EXERCISE PROMPT:
The lines to reproduce from the material below are those from the one containing "3. gossip(N1, N0)" through the one containing "After all operations, what is N2's view?", both included; write them out exactly and add nothing.

DATA FOR PROCESSING:
_____
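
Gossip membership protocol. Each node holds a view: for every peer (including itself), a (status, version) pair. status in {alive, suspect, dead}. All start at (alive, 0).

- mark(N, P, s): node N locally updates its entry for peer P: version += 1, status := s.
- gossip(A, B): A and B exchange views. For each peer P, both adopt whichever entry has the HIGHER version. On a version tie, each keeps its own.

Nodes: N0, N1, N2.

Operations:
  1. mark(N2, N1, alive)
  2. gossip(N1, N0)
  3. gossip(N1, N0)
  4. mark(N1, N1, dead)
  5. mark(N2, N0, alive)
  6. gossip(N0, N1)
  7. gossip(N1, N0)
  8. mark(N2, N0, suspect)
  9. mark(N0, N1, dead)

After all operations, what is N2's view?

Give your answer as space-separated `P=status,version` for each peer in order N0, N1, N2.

Answer: N0=suspect,2 N1=alive,1 N2=alive,0

Derivation:
Op 1: N2 marks N1=alive -> (alive,v1)
Op 2: gossip N1<->N0 -> N1.N0=(alive,v0) N1.N1=(alive,v0) N1.N2=(alive,v0) | N0.N0=(alive,v0) N0.N1=(alive,v0) N0.N2=(alive,v0)
Op 3: gossip N1<->N0 -> N1.N0=(alive,v0) N1.N1=(alive,v0) N1.N2=(alive,v0) | N0.N0=(alive,v0) N0.N1=(alive,v0) N0.N2=(alive,v0)
Op 4: N1 marks N1=dead -> (dead,v1)
Op 5: N2 marks N0=alive -> (alive,v1)
Op 6: gossip N0<->N1 -> N0.N0=(alive,v0) N0.N1=(dead,v1) N0.N2=(alive,v0) | N1.N0=(alive,v0) N1.N1=(dead,v1) N1.N2=(alive,v0)
Op 7: gossip N1<->N0 -> N1.N0=(alive,v0) N1.N1=(dead,v1) N1.N2=(alive,v0) | N0.N0=(alive,v0) N0.N1=(dead,v1) N0.N2=(alive,v0)
Op 8: N2 marks N0=suspect -> (suspect,v2)
Op 9: N0 marks N1=dead -> (dead,v2)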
_____
WRITTEN RESPONSE:
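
  3. gossip(N1, N0)
  4. mark(N1, N1, dead)
  5. mark(N2, N0, alive)
  6. gossip(N0, N1)
  7. gossip(N1, N0)
  8. mark(N2, N0, suspect)
  9. mark(N0, N1, dead)

After all operations, what is N2's view?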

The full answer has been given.